[[ RECORDED DATA, beginning ]]

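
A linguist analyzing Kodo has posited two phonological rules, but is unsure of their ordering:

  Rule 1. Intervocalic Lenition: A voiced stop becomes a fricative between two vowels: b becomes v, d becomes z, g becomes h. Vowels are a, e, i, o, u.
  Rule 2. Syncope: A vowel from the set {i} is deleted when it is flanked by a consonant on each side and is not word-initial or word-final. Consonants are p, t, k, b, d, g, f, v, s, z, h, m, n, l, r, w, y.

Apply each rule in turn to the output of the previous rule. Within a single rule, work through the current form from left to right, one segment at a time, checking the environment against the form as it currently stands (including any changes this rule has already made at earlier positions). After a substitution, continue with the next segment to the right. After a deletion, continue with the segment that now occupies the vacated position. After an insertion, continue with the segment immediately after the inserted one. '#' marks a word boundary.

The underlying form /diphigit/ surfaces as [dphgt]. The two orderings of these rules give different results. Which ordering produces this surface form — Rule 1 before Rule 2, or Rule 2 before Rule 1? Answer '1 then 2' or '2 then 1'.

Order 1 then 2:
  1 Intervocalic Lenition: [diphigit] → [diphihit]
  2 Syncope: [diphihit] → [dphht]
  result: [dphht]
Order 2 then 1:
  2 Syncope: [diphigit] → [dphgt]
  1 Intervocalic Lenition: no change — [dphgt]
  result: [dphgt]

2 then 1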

[[ RECORDED DATA, end ]]
[[ RECORDED DATA, beginning ]]

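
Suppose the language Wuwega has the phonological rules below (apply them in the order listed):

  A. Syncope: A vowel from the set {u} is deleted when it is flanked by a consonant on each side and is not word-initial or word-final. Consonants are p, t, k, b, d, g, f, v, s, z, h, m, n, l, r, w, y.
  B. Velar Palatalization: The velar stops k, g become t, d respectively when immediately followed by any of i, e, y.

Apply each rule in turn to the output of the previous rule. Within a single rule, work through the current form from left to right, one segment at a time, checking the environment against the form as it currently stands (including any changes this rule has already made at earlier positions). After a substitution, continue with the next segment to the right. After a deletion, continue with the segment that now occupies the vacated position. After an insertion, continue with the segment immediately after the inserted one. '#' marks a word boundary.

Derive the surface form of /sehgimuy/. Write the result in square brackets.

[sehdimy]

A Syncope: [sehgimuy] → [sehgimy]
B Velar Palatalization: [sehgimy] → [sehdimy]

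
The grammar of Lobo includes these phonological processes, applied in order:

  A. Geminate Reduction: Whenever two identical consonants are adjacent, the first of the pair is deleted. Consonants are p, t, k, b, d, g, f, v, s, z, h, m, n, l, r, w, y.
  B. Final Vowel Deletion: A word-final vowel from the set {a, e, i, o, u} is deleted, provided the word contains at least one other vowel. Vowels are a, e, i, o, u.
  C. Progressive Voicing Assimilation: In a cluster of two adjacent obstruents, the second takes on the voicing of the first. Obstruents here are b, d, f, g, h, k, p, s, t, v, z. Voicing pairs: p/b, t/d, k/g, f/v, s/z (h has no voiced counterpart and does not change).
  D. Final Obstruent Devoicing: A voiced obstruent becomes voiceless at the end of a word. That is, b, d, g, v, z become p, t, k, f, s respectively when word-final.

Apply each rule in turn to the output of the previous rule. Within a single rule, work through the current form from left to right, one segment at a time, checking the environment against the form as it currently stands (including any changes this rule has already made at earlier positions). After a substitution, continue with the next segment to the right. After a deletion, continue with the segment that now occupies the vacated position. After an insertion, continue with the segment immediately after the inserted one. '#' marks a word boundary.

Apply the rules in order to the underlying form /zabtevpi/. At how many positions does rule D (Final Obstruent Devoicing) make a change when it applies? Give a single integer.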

[[ RECORDED DATA, end ]]
[[ RECORDED DATA, beginning ]]

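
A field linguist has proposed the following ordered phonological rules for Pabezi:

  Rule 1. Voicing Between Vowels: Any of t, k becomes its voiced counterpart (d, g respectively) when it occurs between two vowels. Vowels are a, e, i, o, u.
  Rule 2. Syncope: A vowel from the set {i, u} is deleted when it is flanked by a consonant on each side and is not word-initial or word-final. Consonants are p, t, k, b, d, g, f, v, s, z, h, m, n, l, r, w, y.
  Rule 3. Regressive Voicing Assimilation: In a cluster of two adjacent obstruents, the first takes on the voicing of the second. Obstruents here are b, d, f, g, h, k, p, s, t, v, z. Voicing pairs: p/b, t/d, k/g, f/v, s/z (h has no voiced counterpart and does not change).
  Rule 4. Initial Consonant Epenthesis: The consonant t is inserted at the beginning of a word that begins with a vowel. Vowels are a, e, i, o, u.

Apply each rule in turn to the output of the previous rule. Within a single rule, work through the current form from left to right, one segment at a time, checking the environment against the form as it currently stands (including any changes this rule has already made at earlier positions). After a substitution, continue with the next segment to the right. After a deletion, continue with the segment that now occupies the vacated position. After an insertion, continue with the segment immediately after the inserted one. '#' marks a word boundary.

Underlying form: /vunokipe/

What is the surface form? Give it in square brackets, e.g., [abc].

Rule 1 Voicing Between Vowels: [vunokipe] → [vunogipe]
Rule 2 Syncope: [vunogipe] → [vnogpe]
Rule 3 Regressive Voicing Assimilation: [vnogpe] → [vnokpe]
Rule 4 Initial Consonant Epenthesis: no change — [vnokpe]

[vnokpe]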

[[ RECORDED DATA, end ]]

Your task is to copy each line of the material that contains the word "takes".

-- ANSWER SPACE --
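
  C. Progressive Voicing Assimilation: In a cluster of two adjacent obstruents, the second takes on the voicing of the first. Obstruents here are b, d, f, g, h, k, p, s, t, v, z. Voicing pairs: p/b, t/d, k/g, f/v, s/z (h has no voiced counterpart and does not change).
  Rule 3. Regressive Voicing Assimilation: In a cluster of two adjacent obstruents, the first takes on the voicing of the second. Obstruents here are b, d, f, g, h, k, p, s, t, v, z. Voicing pairs: p/b, t/d, k/g, f/v, s/z (h has no voiced counterpart and does not change).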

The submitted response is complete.